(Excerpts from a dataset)

::::::

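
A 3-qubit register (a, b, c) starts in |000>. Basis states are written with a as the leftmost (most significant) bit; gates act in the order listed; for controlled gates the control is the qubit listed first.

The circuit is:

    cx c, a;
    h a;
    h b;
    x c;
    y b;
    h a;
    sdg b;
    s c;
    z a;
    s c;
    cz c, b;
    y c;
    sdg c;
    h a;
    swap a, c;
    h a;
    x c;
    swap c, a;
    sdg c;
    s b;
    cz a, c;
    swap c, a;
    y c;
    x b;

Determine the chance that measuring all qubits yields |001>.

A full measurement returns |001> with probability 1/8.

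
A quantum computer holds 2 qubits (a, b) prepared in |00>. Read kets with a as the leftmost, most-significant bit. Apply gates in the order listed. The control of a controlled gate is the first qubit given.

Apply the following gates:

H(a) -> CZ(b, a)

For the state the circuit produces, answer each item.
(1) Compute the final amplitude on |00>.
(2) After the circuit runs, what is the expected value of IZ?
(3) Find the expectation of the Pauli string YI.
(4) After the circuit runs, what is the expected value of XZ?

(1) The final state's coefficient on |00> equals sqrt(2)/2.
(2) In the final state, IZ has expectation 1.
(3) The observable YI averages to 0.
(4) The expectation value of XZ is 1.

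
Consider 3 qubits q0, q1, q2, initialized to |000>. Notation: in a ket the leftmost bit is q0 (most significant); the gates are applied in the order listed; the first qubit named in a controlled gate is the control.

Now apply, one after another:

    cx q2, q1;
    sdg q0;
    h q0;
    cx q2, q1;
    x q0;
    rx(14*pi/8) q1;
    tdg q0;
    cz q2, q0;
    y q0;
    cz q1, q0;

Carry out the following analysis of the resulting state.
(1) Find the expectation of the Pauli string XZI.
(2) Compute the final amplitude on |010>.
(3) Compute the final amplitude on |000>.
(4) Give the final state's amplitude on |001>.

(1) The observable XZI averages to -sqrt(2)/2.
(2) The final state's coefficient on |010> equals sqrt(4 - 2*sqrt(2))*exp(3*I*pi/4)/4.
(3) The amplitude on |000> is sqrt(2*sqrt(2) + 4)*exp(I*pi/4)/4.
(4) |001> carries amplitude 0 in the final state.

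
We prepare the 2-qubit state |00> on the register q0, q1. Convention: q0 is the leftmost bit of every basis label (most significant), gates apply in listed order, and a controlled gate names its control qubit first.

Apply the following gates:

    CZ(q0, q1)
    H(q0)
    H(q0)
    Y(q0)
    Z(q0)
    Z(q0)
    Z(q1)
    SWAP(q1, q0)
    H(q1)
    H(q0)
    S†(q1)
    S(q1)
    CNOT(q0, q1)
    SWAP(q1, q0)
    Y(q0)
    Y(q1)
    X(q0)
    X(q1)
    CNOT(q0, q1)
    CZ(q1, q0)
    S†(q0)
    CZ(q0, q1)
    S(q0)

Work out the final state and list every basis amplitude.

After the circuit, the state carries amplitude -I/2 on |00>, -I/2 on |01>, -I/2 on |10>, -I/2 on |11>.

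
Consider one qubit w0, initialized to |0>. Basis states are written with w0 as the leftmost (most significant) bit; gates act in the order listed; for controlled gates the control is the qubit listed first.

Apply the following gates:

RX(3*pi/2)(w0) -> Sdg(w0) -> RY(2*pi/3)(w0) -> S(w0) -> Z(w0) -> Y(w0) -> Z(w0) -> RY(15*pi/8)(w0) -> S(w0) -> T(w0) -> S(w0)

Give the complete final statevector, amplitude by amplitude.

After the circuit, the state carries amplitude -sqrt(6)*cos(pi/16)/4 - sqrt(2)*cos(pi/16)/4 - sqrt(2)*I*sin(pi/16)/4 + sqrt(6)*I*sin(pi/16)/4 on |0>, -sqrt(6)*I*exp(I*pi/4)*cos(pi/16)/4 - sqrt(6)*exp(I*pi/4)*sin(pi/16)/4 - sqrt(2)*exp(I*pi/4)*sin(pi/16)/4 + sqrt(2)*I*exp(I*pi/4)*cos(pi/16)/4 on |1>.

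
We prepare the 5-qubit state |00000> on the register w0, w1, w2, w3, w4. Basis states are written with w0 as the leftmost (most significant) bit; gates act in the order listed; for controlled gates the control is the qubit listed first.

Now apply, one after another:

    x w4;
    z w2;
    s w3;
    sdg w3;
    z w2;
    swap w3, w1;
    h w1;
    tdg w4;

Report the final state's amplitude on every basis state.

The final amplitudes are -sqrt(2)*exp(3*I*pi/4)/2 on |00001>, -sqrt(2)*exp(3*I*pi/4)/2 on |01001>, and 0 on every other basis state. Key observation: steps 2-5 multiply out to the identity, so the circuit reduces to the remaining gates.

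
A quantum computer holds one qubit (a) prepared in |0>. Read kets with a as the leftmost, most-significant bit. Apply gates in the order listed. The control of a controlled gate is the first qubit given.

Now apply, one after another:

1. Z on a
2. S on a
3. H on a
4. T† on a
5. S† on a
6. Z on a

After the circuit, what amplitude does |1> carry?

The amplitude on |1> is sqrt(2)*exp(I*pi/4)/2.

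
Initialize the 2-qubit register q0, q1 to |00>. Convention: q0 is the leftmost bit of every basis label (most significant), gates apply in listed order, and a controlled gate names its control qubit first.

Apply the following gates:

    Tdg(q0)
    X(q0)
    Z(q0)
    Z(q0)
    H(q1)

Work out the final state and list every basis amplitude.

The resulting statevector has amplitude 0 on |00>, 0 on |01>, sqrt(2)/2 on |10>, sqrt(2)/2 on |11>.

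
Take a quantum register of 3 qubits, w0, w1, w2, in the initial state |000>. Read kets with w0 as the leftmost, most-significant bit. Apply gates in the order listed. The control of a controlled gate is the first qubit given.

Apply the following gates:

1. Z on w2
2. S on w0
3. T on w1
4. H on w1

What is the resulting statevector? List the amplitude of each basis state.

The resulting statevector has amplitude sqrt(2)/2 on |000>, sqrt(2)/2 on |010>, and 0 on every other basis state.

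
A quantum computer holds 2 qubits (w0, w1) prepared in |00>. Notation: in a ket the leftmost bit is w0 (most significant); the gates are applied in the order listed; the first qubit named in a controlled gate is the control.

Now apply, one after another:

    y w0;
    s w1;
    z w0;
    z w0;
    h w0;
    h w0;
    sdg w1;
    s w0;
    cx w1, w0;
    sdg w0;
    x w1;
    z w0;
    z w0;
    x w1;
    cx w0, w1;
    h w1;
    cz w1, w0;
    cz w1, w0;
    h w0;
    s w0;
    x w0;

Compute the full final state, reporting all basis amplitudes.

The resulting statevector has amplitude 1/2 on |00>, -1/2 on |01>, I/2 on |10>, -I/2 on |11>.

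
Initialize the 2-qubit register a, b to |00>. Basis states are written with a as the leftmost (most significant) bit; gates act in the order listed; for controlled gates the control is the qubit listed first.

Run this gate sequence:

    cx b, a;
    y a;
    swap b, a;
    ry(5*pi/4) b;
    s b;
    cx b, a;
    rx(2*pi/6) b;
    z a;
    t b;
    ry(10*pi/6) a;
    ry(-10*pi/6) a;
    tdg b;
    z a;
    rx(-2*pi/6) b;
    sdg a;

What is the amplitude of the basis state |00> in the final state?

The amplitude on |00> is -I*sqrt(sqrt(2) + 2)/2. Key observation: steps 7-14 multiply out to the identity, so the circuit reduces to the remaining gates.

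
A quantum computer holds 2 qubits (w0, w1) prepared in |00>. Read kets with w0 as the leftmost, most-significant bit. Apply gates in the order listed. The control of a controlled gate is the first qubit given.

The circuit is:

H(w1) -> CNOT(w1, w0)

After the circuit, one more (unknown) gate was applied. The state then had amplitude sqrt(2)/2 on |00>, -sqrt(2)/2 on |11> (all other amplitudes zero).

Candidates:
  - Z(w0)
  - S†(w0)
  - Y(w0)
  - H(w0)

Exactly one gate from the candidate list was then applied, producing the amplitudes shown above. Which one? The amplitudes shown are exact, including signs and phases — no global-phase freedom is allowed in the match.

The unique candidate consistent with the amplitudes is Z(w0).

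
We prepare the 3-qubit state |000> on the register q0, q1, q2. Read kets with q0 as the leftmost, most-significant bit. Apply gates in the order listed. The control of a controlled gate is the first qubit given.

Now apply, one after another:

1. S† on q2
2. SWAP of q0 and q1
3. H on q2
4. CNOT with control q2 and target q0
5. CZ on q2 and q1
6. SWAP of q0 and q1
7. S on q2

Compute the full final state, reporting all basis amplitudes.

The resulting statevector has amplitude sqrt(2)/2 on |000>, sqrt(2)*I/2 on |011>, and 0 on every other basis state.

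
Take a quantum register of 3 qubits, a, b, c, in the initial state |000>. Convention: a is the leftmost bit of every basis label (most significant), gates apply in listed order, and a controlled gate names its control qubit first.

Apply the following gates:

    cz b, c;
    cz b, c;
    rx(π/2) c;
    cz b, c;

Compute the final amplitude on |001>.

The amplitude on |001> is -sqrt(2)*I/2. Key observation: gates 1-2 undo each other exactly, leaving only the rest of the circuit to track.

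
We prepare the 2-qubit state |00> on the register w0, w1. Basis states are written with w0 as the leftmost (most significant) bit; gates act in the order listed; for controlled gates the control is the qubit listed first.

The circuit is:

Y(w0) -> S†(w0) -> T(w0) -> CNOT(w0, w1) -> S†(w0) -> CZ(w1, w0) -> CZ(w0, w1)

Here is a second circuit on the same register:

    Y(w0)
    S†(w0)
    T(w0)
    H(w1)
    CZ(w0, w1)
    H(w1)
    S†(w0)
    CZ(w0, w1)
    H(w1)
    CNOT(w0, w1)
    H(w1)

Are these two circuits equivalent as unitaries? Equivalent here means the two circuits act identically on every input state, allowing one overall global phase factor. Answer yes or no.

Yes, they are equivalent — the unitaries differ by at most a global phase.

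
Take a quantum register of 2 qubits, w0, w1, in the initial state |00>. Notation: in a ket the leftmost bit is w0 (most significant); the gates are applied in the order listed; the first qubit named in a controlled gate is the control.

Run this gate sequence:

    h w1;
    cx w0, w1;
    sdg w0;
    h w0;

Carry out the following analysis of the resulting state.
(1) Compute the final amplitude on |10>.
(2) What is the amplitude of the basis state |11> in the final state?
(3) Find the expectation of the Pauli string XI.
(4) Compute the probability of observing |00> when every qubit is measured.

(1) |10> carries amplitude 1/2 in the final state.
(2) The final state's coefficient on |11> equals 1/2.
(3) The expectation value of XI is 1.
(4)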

::::::

| TASK INSTRUCTIONS |
Take the line that contains "(2) What is" and each line after it through the end of the records, and repeat them all exactly. Nothing else.

| WRITTEN ANSWER |
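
(2) What is the amplitude of the basis state |11> in the final state?
(3) Find the expectation of the Pauli string XI.
(4) Compute the probability of observing |00> when every qubit is measured.

(1) |10> carries amplitude 1/2 in the final state.
(2) The final state's coefficient on |11> equals 1/2.
(3) The expectation value of XI is 1.
(4)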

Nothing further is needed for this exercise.